-- Data to use follows --

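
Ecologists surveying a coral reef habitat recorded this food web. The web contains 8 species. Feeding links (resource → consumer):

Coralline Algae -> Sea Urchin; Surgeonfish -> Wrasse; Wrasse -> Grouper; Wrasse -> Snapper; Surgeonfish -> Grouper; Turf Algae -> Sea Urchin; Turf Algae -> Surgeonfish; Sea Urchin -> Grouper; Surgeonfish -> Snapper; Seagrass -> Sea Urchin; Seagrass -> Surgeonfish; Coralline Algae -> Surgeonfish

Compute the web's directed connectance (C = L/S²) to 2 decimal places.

The web has S = 8 species and L = 12 feeding links.
C = L / S² = 12 / 64 = 0.1875 ≈ 0.19.

C = 0.19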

-- Data to use concluded --

**Your task:**
Set the entries down again, unchanged and complete.

**Answer to this problem:**
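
Ecologists surveying a coral reef habitat recorded this food web. The web contains 8 species. Feeding links (resource → consumer):

Coralline Algae -> Sea Urchin; Surgeonfish -> Wrasse; Wrasse -> Grouper; Wrasse -> Snapper; Surgeonfish -> Grouper; Turf Algae -> Sea Urchin; Turf Algae -> Surgeonfish; Sea Urchin -> Grouper; Surgeonfish -> Snapper; Seagrass -> Sea Urchin; Seagrass -> Surgeonfish; Coralline Algae -> Surgeonfish

Compute the web's directed connectance (C = L/S²) to 2 decimal places.

The web has S = 8 species and L = 12 feeding links.
C = L / S² = 12 / 64 = 0.1875 ≈ 0.19.

C = 0.19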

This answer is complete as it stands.